**Work request**. The expected output is exactly the lines below, starting at the line with "b))) joinable under R? Answer yes or no." and ending at the line with "s(0)) → cons(e, 0)", both included; no other line belongs in it.
[[ Data under study open ]]
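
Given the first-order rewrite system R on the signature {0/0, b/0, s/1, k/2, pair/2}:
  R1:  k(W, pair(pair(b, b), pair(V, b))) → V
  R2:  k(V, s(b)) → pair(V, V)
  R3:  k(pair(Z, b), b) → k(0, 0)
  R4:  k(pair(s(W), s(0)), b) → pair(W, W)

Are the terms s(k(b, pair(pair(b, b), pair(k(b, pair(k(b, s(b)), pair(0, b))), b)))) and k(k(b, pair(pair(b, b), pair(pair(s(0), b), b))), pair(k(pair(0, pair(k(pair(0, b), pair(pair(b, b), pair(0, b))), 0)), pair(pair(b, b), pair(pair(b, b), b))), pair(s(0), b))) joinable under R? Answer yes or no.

Reduce t₁ = s(k(b, pair(pair(b, b), pair(k(b, pair(k(b, s(b)), pair(0, b))), b)))):
1. s(k(b, pair(pair(b, b), pair(k(b, pair(k(b, s(b)), pair(0, b))), b))))  →  s(k(b, pair(k(b, s(b)), pair(0, b))))   [R1 at 1]
2. s(k(b, pair(k(b, s(b)), pair(0, b))))  →  s(k(b, pair(pair(b, b), pair(0, b))))   [R2 at 1.2.1]
3. s(k(b, pair(pair(b, b), pair(0, b))))  →  s(0)   [R1 at 1]

Reduce t₂ = k(k(b, pair(pair(b, b), pair(pair(s(0), b), b))), pair(k(pair(0, pair(k(pair(0, b), pair(pair(b, b), pair(0, b))), 0)), pair(pair(b, b), pair(pair(b, b), b))), pair(s(0), b))):
1. k(k(b, pair(pair(b, b), pair(pair(s(0), b), b))), pair(k(pair(0, pair(k(pair(0, b), pair(pair(b, b), pair(0, b))), 0)), pair(pair(b, b), pair(pair(b, b), b))), pair(s(0), b)))  →  k(pair(s(0), b), pair(k(pair(0, pair(k(pair(0, b), pair(pair(b, b), pair(0, b))), 0)), pair(pair(b, b), pair(pair(b, b), b))), pair(s(0), b)))   [R1 at 1]
2. k(pair(s(0), b), pair(k(pair(0, pair(k(pair(0, b), pair(pair(b, b), pair(0, b))), 0)), pair(pair(b, b), pair(pair(b, b), b))), pair(s(0), b)))  →  k(pair(s(0), b), pair(pair(b, b), pair(s(0), b)))   [R1 at 2.1]
3. k(pair(s(0), b), pair(pair(b, b), pair(s(0), b)))  →  s(0)   [R1 at ε]

yes — NF(t₁) = s(0), NF(t₂) = s(0)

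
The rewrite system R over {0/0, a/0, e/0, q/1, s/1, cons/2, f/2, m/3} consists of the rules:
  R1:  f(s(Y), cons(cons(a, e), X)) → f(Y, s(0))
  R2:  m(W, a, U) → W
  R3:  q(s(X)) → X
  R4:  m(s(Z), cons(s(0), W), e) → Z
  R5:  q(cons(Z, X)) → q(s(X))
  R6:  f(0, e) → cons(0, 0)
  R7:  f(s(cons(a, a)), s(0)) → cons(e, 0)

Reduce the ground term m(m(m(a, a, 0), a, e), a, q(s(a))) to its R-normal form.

a

1. m(m(m(a, a, 0), a, e), a, q(s(a)))  →  m(m(a, a, 0), a, e)   [R2 at ε]
2. m(m(a, a, 0), a, e)  →  m(a, a, 0)   [R2 at ε]
3. m(a, a, 0)  →  a   [R2 at ε]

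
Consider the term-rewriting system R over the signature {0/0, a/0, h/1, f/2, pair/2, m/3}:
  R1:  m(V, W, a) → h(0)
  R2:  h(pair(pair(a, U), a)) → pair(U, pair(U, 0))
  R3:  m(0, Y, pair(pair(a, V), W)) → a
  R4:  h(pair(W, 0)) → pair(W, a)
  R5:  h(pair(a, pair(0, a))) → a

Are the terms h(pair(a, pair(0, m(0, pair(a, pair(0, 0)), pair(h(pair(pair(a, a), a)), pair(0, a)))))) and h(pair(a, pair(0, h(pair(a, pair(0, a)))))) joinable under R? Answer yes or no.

yes — NF(t₁) = a, NF(t₂) = a

Reduce t₁ = h(pair(a, pair(0, m(0, pair(a, pair(0, 0)), pair(h(pair(pair(a, a), a)), pair(0, a)))))):
1. h(pair(a, pair(0, m(0, pair(a, pair(0, 0)), pair(h(pair(pair(a, a), a)), pair(0, a))))))  →  h(pair(a, pair(0, m(0, pair(a, pair(0, 0)), pair(pair(a, pair(a, 0)), pair(0, a))))))   [R2 at 1.2.2.3.1]
2. h(pair(a, pair(0, m(0, pair(a, pair(0, 0)), pair(pair(a, pair(a, 0)), pair(0, a))))))  →  h(pair(a, pair(0, a)))   [R3 at 1.2.2]
3. h(pair(a, pair(0, a)))  →  a   [R5 at ε]

Reduce t₂ = h(pair(a, pair(0, h(pair(a, pair(0, a)))))):
1. h(pair(a, pair(0, h(pair(a, pair(0, a))))))  →  h(pair(a, pair(0, a)))   [R5 at 1.2.2]
2. h(pair(a, pair(0, a)))  →  a   [R5 at ε]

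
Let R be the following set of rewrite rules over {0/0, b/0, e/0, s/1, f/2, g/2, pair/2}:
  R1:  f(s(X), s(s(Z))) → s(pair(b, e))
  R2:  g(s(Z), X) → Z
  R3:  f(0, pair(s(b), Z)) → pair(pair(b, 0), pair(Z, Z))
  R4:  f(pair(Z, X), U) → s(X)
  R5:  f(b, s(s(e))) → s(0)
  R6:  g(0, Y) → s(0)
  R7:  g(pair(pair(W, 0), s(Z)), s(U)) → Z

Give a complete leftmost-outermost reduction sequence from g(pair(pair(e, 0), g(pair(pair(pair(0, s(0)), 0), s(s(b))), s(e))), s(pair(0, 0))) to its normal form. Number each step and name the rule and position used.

1. g(pair(pair(e, 0), g(pair(pair(pair(0, s(0)), 0), s(s(b))), s(e))), s(pair(0, 0)))  →  g(pair(pair(e, 0), s(b)), s(pair(0, 0)))   [R7 at 1.2]
2. g(pair(pair(e, 0), s(b)), s(pair(0, 0)))  →  b   [R7 at ε]

b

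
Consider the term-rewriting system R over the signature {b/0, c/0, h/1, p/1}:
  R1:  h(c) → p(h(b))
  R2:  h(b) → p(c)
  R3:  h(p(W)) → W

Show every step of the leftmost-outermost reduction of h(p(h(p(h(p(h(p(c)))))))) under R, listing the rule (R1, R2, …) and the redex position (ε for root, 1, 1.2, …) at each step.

c

1. h(p(h(p(h(p(h(p(c))))))))  →  h(p(h(p(h(p(c))))))   [R3 at ε]
2. h(p(h(p(h(p(c))))))  →  h(p(h(p(c))))   [R3 at ε]
3. h(p(h(p(c))))  →  h(p(c))   [R3 at ε]
4. h(p(c))  →  c   [R3 at ε]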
[[ Data under study closed ]]
**Reply to the exercise**.
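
Are the terms s(k(b, pair(pair(b, b), pair(k(b, pair(k(b, s(b)), pair(0, b))), b)))) and k(k(b, pair(pair(b, b), pair(pair(s(0), b), b))), pair(k(pair(0, pair(k(pair(0, b), pair(pair(b, b), pair(0, b))), 0)), pair(pair(b, b), pair(pair(b, b), b))), pair(s(0), b))) joinable under R? Answer yes or no.

Reduce t₁ = s(k(b, pair(pair(b, b), pair(k(b, pair(k(b, s(b)), pair(0, b))), b)))):
1. s(k(b, pair(pair(b, b), pair(k(b, pair(k(b, s(b)), pair(0, b))), b))))  →  s(k(b, pair(k(b, s(b)), pair(0, b))))   [R1 at 1]
2. s(k(b, pair(k(b, s(b)), pair(0, b))))  →  s(k(b, pair(pair(b, b), pair(0, b))))   [R2 at 1.2.1]
3. s(k(b, pair(pair(b, b), pair(0, b))))  →  s(0)   [R1 at 1]

Reduce t₂ = k(k(b, pair(pair(b, b), pair(pair(s(0), b), b))), pair(k(pair(0, pair(k(pair(0, b), pair(pair(b, b), pair(0, b))), 0)), pair(pair(b, b), pair(pair(b, b), b))), pair(s(0), b))):
1. k(k(b, pair(pair(b, b), pair(pair(s(0), b), b))), pair(k(pair(0, pair(k(pair(0, b), pair(pair(b, b), pair(0, b))), 0)), pair(pair(b, b), pair(pair(b, b), b))), pair(s(0), b)))  →  k(pair(s(0), b), pair(k(pair(0, pair(k(pair(0, b), pair(pair(b, b), pair(0, b))), 0)), pair(pair(b, b), pair(pair(b, b), b))), pair(s(0), b)))   [R1 at 1]
2. k(pair(s(0), b), pair(k(pair(0, pair(k(pair(0, b), pair(pair(b, b), pair(0, b))), 0)), pair(pair(b, b), pair(pair(b, b), b))), pair(s(0), b)))  →  k(pair(s(0), b), pair(pair(b, b), pair(s(0), b)))   [R1 at 2.1]
3. k(pair(s(0), b), pair(pair(b, b), pair(s(0), b)))  →  s(0)   [R1 at ε]

yes — NF(t₁) = s(0), NF(t₂) = s(0)

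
The rewrite system R over {0/0, a/0, e/0, q/1, s/1, cons/2, f/2, m/3} consists of the rules:
  R1:  f(s(Y), cons(cons(a, e), X)) → f(Y, s(0))
  R2:  m(W, a, U) → W
  R3:  q(s(X)) → X
  R4:  m(s(Z), cons(s(0), W), e) → Z
  R5:  q(cons(Z, X)) → q(s(X))
  R6:  f(0, e) → cons(0, 0)
  R7:  f(s(cons(a, a)), s(0)) → cons(e, 0)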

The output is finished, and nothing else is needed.